Start at the first line of the material below and retype each line through the one containing "P(2->1) = 1/15, P(2->2)", exactly.

== == ==

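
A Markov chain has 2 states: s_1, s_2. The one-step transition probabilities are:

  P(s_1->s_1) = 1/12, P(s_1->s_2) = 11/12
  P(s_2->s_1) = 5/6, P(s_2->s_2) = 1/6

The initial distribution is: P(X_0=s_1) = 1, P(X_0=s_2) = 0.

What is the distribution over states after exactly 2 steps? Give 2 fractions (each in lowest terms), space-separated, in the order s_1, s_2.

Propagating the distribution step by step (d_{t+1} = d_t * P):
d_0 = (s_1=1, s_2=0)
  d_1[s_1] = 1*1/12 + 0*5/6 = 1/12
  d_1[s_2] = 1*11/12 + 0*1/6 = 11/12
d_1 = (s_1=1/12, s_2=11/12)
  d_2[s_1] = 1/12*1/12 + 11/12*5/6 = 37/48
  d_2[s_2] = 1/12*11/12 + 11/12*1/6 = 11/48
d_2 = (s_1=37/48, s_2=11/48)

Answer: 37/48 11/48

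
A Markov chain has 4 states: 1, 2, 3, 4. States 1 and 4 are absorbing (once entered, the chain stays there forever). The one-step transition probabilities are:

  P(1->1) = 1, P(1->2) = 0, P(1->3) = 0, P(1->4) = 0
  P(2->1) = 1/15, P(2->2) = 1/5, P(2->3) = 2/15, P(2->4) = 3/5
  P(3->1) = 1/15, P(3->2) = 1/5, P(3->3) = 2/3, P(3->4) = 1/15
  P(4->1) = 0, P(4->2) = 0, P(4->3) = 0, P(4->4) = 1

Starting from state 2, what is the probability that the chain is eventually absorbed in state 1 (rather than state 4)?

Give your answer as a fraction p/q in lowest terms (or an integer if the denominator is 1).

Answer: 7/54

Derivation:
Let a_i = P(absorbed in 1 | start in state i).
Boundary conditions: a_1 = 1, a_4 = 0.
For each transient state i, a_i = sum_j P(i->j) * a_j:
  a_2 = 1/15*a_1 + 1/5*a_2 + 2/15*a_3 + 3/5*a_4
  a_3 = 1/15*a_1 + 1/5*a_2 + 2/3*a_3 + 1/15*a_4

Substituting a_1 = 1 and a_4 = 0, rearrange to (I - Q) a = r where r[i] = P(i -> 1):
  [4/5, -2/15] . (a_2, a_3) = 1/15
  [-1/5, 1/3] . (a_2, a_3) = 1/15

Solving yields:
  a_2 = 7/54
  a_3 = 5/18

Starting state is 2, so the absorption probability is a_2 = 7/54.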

== == ==

■ Answer to this task:
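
A Markov chain has 2 states: s_1, s_2. The one-step transition probabilities are:

  P(s_1->s_1) = 1/12, P(s_1->s_2) = 11/12
  P(s_2->s_1) = 5/6, P(s_2->s_2) = 1/6

The initial distribution is: P(X_0=s_1) = 1, P(X_0=s_2) = 0.

What is the distribution over states after exactly 2 steps? Give 2 fractions (each in lowest terms), space-separated, in the order s_1, s_2.

Propagating the distribution step by step (d_{t+1} = d_t * P):
d_0 = (s_1=1, s_2=0)
  d_1[s_1] = 1*1/12 + 0*5/6 = 1/12
  d_1[s_2] = 1*11/12 + 0*1/6 = 11/12
d_1 = (s_1=1/12, s_2=11/12)
  d_2[s_1] = 1/12*1/12 + 11/12*5/6 = 37/48
  d_2[s_2] = 1/12*11/12 + 11/12*1/6 = 11/48
d_2 = (s_1=37/48, s_2=11/48)

Answer: 37/48 11/48

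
A Markov chain has 4 states: 1, 2, 3, 4. States 1 and 4 are absorbing (once entered, the chain stays there forever). The one-step transition probabilities are:

  P(1->1) = 1, P(1->2) = 0, P(1->3) = 0, P(1->4) = 0
  P(2->1) = 1/15, P(2->2) = 1/5, P(2->3) = 2/15, P(2->4) = 3/5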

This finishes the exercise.